Problem statement:
Each entry needs to be reproduced exactly as it is.

(Collected data entries)
::::::::

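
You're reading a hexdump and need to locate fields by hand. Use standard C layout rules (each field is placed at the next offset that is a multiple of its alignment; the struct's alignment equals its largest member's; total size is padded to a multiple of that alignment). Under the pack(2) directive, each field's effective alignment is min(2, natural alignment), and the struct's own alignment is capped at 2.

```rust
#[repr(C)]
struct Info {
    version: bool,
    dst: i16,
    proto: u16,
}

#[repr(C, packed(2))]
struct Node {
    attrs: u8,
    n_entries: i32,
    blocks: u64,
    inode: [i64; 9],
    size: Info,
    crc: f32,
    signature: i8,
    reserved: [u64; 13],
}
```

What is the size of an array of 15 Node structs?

3030

Info: 0..1  version  (1B, 1-aligned); 1..2  -- padding (1B); 2..4  dst  (2B, 2-aligned); 4..6  proto  (2B, 2-aligned); sizeof = 6, alignof = 2
0..1  attrs  (1B, 1-aligned)
1..2  -- padding (1B)
2..6  n_entries  (4B, 2-aligned)
6..14  blocks  (8B, 2-aligned)
14..86  inode  (72B, 2-aligned)
86..92  size  (6B, 2-aligned)
92..96  crc  (4B, 2-aligned)
96..97  signature  (1B, 1-aligned)
97..98  -- padding (1B)
98..202  reserved  (104B, 2-aligned)
sizeof = 202, alignof = 2
array of 15: 15 × 202 = 3030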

::::::::

Task output:
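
You're reading a hexdump and need to locate fields by hand. Use standard C layout rules (each field is placed at the next offset that is a multiple of its alignment; the struct's alignment equals its largest member's; total size is padded to a multiple of that alignment). Under the pack(2) directive, each field's effective alignment is min(2, natural alignment), and the struct's own alignment is capped at 2.

```rust
#[repr(C)]
struct Info {
    version: bool,
    dst: i16,
    proto: u16,
}

#[repr(C, packed(2))]
struct Node {
    attrs: u8,
    n_entries: i32,
    blocks: u64,
    inode: [i64; 9],
    size: Info,
    crc: f32,
    signature: i8,
    reserved: [u64; 13],
}
```

What is the size of an array of 15 Node structs?

3030

Info: 0..1  version  (1B, 1-aligned); 1..2  -- padding (1B); 2..4  dst  (2B, 2-aligned); 4..6  proto  (2B, 2-aligned); sizeof = 6, alignof = 2
0..1  attrs  (1B, 1-aligned)
1..2  -- padding (1B)
2..6  n_entries  (4B, 2-aligned)
6..14  blocks  (8B, 2-aligned)
14..86  inode  (72B, 2-aligned)
86..92  size  (6B, 2-aligned)
92..96  crc  (4B, 2-aligned)
96..97  signature  (1B, 1-aligned)
97..98  -- padding (1B)
98..202  reserved  (104B, 2-aligned)
sizeof = 202, alignof = 2
array of 15: 15 × 202 = 3030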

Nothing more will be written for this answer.